Which lines run from the one containing "1. drop I (rotation" to the end of the listing? Copy them out exactly, leaving out the rest.

START SUPPLIED INFORMATION

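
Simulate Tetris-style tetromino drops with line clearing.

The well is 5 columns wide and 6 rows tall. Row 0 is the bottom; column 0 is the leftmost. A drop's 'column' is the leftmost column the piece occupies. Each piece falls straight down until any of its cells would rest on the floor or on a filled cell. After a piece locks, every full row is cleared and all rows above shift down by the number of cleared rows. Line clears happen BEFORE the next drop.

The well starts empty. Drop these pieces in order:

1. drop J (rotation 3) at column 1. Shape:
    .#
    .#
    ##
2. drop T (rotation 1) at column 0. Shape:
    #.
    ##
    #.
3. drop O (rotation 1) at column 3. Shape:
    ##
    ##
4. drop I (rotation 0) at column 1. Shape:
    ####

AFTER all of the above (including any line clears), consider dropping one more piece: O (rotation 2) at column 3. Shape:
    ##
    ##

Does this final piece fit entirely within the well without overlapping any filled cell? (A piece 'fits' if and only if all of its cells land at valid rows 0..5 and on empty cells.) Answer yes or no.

Drop 1: J rot3 at col 1 lands with bottom-row=0; cleared 0 line(s) (total 0); column heights now [0 1 3 0 0], max=3
Drop 2: T rot1 at col 0 lands with bottom-row=0; cleared 0 line(s) (total 0); column heights now [3 2 3 0 0], max=3
Drop 3: O rot1 at col 3 lands with bottom-row=0; cleared 2 line(s) (total 2); column heights now [1 0 1 0 0], max=1
Drop 4: I rot0 at col 1 lands with bottom-row=1; cleared 0 line(s) (total 2); column heights now [1 2 2 2 2], max=2
Test piece O rot2 at col 3 (width 2): heights before test = [1 2 2 2 2]; fits = True

Answer: yes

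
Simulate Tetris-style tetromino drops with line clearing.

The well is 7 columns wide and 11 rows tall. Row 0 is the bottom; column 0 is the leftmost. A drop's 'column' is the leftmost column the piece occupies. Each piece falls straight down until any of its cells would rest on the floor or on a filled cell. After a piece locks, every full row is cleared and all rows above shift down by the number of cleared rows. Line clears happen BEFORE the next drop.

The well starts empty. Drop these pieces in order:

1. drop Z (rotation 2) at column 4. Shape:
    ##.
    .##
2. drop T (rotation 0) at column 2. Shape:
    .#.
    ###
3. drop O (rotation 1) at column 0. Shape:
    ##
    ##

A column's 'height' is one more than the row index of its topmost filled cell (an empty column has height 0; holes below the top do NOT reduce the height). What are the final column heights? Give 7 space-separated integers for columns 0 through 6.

Answer: 2 2 3 4 3 2 1

Derivation:
Drop 1: Z rot2 at col 4 lands with bottom-row=0; cleared 0 line(s) (total 0); column heights now [0 0 0 0 2 2 1], max=2
Drop 2: T rot0 at col 2 lands with bottom-row=2; cleared 0 line(s) (total 0); column heights now [0 0 3 4 3 2 1], max=4
Drop 3: O rot1 at col 0 lands with bottom-row=0; cleared 0 line(s) (total 0); column heights now [2 2 3 4 3 2 1], max=4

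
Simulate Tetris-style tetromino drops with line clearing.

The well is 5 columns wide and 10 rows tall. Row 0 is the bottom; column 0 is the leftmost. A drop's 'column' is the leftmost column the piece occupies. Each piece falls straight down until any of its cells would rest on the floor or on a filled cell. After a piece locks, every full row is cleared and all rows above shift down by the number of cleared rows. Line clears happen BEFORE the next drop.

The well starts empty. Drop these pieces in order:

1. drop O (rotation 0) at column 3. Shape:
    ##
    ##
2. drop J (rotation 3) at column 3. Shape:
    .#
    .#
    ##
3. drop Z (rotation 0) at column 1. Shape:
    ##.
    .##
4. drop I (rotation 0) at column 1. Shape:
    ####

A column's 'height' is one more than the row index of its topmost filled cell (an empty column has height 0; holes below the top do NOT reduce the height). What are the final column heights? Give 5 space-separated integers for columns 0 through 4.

Answer: 0 6 6 6 6

Derivation:
Drop 1: O rot0 at col 3 lands with bottom-row=0; cleared 0 line(s) (total 0); column heights now [0 0 0 2 2], max=2
Drop 2: J rot3 at col 3 lands with bottom-row=2; cleared 0 line(s) (total 0); column heights now [0 0 0 3 5], max=5
Drop 3: Z rot0 at col 1 lands with bottom-row=3; cleared 0 line(s) (total 0); column heights now [0 5 5 4 5], max=5
Drop 4: I rot0 at col 1 lands with bottom-row=5; cleared 0 line(s) (total 0); column heights now [0 6 6 6 6], max=6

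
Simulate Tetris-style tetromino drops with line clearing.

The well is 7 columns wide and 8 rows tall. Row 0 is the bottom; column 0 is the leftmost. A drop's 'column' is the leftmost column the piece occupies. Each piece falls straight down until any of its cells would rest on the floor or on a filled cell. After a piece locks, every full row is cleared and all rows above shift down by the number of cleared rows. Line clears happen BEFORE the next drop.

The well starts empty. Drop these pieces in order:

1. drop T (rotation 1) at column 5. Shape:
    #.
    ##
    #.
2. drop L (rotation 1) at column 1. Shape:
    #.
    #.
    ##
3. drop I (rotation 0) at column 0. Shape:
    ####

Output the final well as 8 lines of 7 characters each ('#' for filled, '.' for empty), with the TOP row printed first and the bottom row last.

Answer: .......
.......
.......
.......
####...
.#...#.
.#...##
.##..#.

Derivation:
Drop 1: T rot1 at col 5 lands with bottom-row=0; cleared 0 line(s) (total 0); column heights now [0 0 0 0 0 3 2], max=3
Drop 2: L rot1 at col 1 lands with bottom-row=0; cleared 0 line(s) (total 0); column heights now [0 3 1 0 0 3 2], max=3
Drop 3: I rot0 at col 0 lands with bottom-row=3; cleared 0 line(s) (total 0); column heights now [4 4 4 4 0 3 2], max=4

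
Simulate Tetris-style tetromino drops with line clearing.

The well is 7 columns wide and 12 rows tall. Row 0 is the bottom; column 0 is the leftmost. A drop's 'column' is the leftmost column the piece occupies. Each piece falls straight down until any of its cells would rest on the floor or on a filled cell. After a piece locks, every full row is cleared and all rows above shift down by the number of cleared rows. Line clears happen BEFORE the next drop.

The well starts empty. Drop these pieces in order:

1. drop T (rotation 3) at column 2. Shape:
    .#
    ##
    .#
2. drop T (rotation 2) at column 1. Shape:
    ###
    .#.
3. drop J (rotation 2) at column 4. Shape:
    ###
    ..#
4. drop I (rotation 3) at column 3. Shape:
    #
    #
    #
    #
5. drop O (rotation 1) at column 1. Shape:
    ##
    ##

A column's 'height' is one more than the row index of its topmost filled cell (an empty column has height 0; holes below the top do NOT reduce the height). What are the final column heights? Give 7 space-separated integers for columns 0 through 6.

Drop 1: T rot3 at col 2 lands with bottom-row=0; cleared 0 line(s) (total 0); column heights now [0 0 2 3 0 0 0], max=3
Drop 2: T rot2 at col 1 lands with bottom-row=2; cleared 0 line(s) (total 0); column heights now [0 4 4 4 0 0 0], max=4
Drop 3: J rot2 at col 4 lands with bottom-row=0; cleared 0 line(s) (total 0); column heights now [0 4 4 4 2 2 2], max=4
Drop 4: I rot3 at col 3 lands with bottom-row=4; cleared 0 line(s) (total 0); column heights now [0 4 4 8 2 2 2], max=8
Drop 5: O rot1 at col 1 lands with bottom-row=4; cleared 0 line(s) (total 0); column heights now [0 6 6 8 2 2 2], max=8

Answer: 0 6 6 8 2 2 2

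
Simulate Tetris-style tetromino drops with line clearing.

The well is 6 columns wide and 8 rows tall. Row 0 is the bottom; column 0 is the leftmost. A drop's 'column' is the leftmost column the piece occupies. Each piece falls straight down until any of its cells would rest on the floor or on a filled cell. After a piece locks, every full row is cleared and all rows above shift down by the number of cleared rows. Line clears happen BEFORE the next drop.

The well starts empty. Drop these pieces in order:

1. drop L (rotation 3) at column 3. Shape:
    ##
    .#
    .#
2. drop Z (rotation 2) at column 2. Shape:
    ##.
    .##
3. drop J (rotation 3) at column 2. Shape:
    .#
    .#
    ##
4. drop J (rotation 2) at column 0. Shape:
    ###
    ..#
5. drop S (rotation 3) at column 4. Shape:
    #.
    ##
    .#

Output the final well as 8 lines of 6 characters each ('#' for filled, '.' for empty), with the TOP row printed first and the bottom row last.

Drop 1: L rot3 at col 3 lands with bottom-row=0; cleared 0 line(s) (total 0); column heights now [0 0 0 3 3 0], max=3
Drop 2: Z rot2 at col 2 lands with bottom-row=3; cleared 0 line(s) (total 0); column heights now [0 0 5 5 4 0], max=5
Drop 3: J rot3 at col 2 lands with bottom-row=5; cleared 0 line(s) (total 0); column heights now [0 0 6 8 4 0], max=8
Drop 4: J rot2 at col 0 lands with bottom-row=6; cleared 0 line(s) (total 0); column heights now [8 8 8 8 4 0], max=8
Drop 5: S rot3 at col 4 lands with bottom-row=3; cleared 0 line(s) (total 0); column heights now [8 8 8 8 6 5], max=8

Answer: ####..
..##..
..###.
..####
...###
...##.
....#.
....#.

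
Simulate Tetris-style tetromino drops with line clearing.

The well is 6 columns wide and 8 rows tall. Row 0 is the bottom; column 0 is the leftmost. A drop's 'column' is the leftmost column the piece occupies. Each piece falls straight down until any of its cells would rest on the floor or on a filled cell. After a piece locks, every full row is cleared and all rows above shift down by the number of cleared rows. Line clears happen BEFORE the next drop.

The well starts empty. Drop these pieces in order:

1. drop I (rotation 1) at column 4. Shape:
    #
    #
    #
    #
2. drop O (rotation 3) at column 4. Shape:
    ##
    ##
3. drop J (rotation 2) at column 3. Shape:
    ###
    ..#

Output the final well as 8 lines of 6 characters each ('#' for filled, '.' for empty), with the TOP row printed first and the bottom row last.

Drop 1: I rot1 at col 4 lands with bottom-row=0; cleared 0 line(s) (total 0); column heights now [0 0 0 0 4 0], max=4
Drop 2: O rot3 at col 4 lands with bottom-row=4; cleared 0 line(s) (total 0); column heights now [0 0 0 0 6 6], max=6
Drop 3: J rot2 at col 3 lands with bottom-row=6; cleared 0 line(s) (total 0); column heights now [0 0 0 8 8 8], max=8

Answer: ...###
.....#
....##
....##
....#.
....#.
....#.
....#.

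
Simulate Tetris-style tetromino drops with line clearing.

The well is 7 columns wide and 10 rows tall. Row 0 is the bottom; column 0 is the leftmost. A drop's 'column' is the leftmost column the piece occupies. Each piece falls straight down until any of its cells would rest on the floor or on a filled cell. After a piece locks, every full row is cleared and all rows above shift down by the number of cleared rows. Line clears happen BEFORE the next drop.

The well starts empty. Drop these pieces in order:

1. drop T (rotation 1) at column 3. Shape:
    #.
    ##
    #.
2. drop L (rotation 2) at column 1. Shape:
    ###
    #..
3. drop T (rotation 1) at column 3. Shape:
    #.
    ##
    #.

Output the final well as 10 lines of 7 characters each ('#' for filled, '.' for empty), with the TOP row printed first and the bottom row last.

Answer: .......
.......
.......
...#...
...##..
...#...
.###...
.#.#...
...##..
...#...

Derivation:
Drop 1: T rot1 at col 3 lands with bottom-row=0; cleared 0 line(s) (total 0); column heights now [0 0 0 3 2 0 0], max=3
Drop 2: L rot2 at col 1 lands with bottom-row=2; cleared 0 line(s) (total 0); column heights now [0 4 4 4 2 0 0], max=4
Drop 3: T rot1 at col 3 lands with bottom-row=4; cleared 0 line(s) (total 0); column heights now [0 4 4 7 6 0 0], max=7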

END SUPPLIED INFORMATION

- _ANSWER TO THE PROBLEM_
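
1. drop I (rotation 1) at column 4. Shape:
    #
    #
    #
    #
2. drop O (rotation 3) at column 4. Shape:
    ##
    ##
3. drop J (rotation 2) at column 3. Shape:
    ###
    ..#

Output the final well as 8 lines of 6 characters each ('#' for filled, '.' for empty), with the TOP row printed first and the bottom row last.

Drop 1: I rot1 at col 4 lands with bottom-row=0; cleared 0 line(s) (total 0); column heights now [0 0 0 0 4 0], max=4
Drop 2: O rot3 at col 4 lands with bottom-row=4; cleared 0 line(s) (total 0); column heights now [0 0 0 0 6 6], max=6
Drop 3: J rot2 at col 3 lands with bottom-row=6; cleared 0 line(s) (total 0); column heights now [0 0 0 8 8 8], max=8

Answer: ...###
.....#
....##
....##
....#.
....#.
....#.
....#.

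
Simulate Tetris-style tetromino drops with line clearing.

The well is 7 columns wide and 10 rows tall. Row 0 is the bottom; column 0 is the leftmost. A drop's 'column' is the leftmost column the piece occupies. Each piece falls straight down until any of its cells would rest on the floor or on a filled cell. After a piece locks, every full row is cleared and all rows above shift down by the number of cleared rows. Line clears happen BEFORE the next drop.

The well starts empty. Drop these pieces in order:

1. drop T (rotation 1) at column 3. Shape:
    #.
    ##
    #.
2. drop L (rotation 2) at column 1. Shape:
    ###
    #..
3. drop T (rotation 1) at column 3. Shape:
    #.
    ##
    #.

Output the final well as 10 lines of 7 characters each ('#' for filled, '.' for empty), with the TOP row printed first and the bottom row last.

Answer: .......
.......
.......
...#...
...##..
...#...
.###...
.#.#...
...##..
...#...

Derivation:
Drop 1: T rot1 at col 3 lands with bottom-row=0; cleared 0 line(s) (total 0); column heights now [0 0 0 3 2 0 0], max=3
Drop 2: L rot2 at col 1 lands with bottom-row=2; cleared 0 line(s) (total 0); column heights now [0 4 4 4 2 0 0], max=4
Drop 3: T rot1 at col 3 lands with bottom-row=4; cleared 0 line(s) (total 0); column heights now [0 4 4 7 6 0 0], max=7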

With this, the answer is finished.